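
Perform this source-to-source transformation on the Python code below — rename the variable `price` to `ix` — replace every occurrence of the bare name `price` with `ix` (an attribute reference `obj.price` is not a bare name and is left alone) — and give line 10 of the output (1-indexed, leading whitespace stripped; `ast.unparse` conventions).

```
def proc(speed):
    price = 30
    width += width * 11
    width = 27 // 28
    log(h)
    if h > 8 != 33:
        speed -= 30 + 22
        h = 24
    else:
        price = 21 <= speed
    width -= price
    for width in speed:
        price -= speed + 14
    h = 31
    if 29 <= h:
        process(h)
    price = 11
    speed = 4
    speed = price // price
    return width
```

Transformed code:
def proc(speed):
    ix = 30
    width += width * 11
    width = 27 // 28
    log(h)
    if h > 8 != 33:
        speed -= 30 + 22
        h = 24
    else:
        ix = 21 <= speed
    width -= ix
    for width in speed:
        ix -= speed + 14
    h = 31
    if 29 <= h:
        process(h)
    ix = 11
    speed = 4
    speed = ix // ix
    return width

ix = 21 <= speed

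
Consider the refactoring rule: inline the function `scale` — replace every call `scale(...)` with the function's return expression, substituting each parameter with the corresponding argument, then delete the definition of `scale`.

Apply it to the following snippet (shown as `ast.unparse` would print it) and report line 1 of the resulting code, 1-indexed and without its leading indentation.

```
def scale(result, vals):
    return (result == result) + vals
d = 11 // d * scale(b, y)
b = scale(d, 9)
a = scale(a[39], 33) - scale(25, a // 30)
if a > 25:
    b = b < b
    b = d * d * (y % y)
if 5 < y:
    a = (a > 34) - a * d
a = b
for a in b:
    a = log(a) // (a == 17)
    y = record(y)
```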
=-=-=-=-=
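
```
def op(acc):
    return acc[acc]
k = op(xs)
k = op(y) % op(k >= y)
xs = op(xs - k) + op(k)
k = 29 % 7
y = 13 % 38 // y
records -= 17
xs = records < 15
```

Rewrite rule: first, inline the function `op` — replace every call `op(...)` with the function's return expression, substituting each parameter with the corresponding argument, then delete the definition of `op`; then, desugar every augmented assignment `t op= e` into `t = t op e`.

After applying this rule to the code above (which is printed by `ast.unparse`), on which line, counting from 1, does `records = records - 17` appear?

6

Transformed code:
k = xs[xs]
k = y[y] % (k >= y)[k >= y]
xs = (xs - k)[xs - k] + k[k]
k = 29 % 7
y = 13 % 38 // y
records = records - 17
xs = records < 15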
=-=-=-=-=
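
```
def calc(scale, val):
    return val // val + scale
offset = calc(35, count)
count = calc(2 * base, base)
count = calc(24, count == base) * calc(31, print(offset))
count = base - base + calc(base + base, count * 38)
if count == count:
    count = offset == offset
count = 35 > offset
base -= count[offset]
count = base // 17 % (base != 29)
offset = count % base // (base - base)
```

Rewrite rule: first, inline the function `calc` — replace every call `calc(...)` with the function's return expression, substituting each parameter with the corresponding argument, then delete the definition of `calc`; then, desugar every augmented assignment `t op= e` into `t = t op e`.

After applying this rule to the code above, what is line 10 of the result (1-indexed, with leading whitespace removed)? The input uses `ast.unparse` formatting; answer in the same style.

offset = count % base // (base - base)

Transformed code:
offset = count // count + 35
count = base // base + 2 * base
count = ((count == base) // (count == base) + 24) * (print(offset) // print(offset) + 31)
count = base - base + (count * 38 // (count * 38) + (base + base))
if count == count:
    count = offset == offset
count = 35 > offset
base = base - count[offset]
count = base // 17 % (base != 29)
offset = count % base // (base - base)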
=-=-=-=-=
Each line of the data in which the string "augmented" appears needs to be copied.

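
Rewrite rule: first, inline the function `op` — replace every call `op(...)` with the function's return expression, substituting each parameter with the corresponding argument, then delete the definition of `op`; then, desugar every augmented assignment `t op= e` into `t = t op e`.
Rewrite rule: first, inline the function `calc` — replace every call `calc(...)` with the function's return expression, substituting each parameter with the corresponding argument, then delete the definition of `calc`; then, desugar every augmented assignment `t op= e` into `t = t op e`.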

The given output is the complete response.